Dataset entries:

▶

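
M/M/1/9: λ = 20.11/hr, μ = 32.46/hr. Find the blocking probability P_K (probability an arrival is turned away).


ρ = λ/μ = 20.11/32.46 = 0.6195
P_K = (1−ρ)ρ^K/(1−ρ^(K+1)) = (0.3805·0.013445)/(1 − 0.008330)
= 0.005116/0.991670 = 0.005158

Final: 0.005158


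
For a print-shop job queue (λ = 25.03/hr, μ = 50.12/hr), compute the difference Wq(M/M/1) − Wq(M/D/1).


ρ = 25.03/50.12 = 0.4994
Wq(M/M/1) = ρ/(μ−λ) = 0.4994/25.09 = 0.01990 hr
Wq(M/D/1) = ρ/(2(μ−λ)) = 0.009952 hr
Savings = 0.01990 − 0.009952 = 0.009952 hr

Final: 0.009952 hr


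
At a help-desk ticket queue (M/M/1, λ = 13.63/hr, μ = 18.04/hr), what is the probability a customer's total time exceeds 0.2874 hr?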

◀
▶

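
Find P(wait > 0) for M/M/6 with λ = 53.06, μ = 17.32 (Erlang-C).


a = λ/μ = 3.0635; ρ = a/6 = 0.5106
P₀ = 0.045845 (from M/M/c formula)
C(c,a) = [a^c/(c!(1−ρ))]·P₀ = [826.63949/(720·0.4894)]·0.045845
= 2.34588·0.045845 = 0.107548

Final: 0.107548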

◀
▶

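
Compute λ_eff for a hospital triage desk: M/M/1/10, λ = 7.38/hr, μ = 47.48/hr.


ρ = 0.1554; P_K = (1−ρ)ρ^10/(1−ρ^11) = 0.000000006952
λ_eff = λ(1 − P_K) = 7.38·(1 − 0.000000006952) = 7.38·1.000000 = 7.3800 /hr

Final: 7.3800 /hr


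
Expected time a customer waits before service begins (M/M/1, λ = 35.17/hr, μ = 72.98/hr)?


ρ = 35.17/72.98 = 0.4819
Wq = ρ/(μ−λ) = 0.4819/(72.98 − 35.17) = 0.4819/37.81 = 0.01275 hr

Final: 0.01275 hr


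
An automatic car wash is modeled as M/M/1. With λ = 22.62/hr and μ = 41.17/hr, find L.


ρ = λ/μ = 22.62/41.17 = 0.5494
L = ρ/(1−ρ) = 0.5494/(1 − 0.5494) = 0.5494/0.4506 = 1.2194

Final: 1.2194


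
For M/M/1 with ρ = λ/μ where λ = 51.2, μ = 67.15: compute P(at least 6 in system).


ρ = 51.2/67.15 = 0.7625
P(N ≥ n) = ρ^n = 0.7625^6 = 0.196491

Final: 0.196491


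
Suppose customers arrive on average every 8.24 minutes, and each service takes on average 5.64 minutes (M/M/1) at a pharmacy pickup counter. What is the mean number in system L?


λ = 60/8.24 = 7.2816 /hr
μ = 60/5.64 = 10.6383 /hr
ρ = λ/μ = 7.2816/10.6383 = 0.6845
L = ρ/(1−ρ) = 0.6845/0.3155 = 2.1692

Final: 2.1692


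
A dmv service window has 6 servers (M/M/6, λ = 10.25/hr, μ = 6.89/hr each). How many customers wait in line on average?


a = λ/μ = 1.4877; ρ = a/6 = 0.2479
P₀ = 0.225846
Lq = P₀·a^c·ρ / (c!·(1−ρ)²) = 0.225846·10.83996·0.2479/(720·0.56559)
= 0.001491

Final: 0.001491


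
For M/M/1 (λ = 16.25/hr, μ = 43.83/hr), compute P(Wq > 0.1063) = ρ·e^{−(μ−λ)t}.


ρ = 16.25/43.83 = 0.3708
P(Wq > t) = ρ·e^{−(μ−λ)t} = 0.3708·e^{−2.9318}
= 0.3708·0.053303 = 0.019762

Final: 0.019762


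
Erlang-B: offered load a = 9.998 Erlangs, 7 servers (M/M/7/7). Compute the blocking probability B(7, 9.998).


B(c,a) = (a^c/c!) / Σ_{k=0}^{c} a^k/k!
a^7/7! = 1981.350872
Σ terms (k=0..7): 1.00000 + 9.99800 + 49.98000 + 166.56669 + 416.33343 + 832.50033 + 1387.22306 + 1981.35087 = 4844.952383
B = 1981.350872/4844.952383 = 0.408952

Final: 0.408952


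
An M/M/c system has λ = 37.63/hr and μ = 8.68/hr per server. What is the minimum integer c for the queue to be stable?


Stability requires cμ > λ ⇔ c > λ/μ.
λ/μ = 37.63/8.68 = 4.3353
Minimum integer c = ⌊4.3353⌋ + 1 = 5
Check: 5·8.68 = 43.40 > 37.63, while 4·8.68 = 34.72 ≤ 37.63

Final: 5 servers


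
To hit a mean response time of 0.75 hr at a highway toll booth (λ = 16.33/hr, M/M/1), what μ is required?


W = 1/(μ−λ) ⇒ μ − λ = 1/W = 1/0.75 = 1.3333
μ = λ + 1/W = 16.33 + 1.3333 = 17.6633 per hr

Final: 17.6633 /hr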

◀

» TASK ITEM
Using the data above, print exactly the lines from the line that contains "For a print-shop" through the line that contains "At a help-desk", with both included.

» YOUR SOLUTION
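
For a print-shop job queue (λ = 25.03/hr, μ = 50.12/hr), compute the difference Wq(M/M/1) − Wq(M/D/1).


ρ = 25.03/50.12 = 0.4994
Wq(M/M/1) = ρ/(μ−λ) = 0.4994/25.09 = 0.01990 hr
Wq(M/D/1) = ρ/(2(μ−λ)) = 0.009952 hr
Savings = 0.01990 − 0.009952 = 0.009952 hr

Final: 0.009952 hr


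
At a help-desk ticket queue (M/M/1, λ = 13.63/hr, μ = 18.04/hr), what is the probability a customer's total time exceeds 0.2874 hr?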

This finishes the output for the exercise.